* **Exercise details**:
Give back a single number: the count of lines in the data that contain the string "have".

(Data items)
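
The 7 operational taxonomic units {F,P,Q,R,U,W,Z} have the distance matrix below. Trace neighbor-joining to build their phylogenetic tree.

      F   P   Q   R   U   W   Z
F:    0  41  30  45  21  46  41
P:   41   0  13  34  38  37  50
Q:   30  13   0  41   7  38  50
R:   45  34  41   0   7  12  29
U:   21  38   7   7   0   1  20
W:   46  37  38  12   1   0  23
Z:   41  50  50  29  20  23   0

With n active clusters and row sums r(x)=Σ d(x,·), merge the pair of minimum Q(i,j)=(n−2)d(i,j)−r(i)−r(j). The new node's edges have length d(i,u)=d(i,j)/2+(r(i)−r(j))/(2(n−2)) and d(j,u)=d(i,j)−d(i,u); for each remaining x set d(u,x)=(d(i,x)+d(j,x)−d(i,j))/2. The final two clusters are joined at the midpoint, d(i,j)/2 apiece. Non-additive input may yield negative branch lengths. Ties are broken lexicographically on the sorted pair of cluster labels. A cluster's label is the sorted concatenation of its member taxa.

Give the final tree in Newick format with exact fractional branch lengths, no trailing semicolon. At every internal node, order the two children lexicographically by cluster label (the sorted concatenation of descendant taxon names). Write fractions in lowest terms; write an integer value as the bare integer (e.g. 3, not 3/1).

step 1: merge (P,Q) at d=13, Q=-327; branch lengths P→99/10, Q→31/10; new cluster PQ
  updated: d(F,PQ)=29, d(PQ,R)=31, d(PQ,U)=16, d(PQ,W)=31, d(PQ,Z)=87/2
step 2: merge (F,PQ) at d=29, Q=-433/2; branch lengths F→295/16, PQ→169/16; new cluster FPQ
  updated: d(FPQ,R)=47/2, d(FPQ,U)=4, d(FPQ,W)=24, d(FPQ,Z)=111/4
step 3: merge (FPQ,U) at d=4, Q=-397/4; branch lengths FPQ→79/8, U→-47/8; new cluster FPQU
  updated: d(FPQU,R)=53/4, d(FPQU,W)=21/2, d(FPQU,Z)=175/8
step 4: merge (FPQU,Z) at d=175/8, Q=-303/4; branch lengths FPQU→31/8, Z→18; new cluster FPQUZ
  updated: d(FPQUZ,R)=163/16, d(FPQUZ,W)=93/16
step 5: merge (FPQUZ,R) at d=163/16, Q=-28; branch lengths FPQUZ→2, R→131/16; new cluster FPQRUZ
  updated: d(FPQRUZ,W)=61/16
step 6: merge (FPQRUZ,W) at d=61/16; branch lengths FPQRUZ→61/32, W→61/32; new cluster FPQRUWZ
final tree: (((((F:295/16,(P:99/10,Q:31/10):169/16):79/8,U:-47/8):31/8,Z:18):2,R:131/16):61/32,W:61/32)
total length: 655/8

(((((F:295/16,(P:99/10,Q:31/10):169/16):79/8,U:-47/8):31/8,Z:18):2,R:131/16):61/32,W:61/32)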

* **Task solution**:
2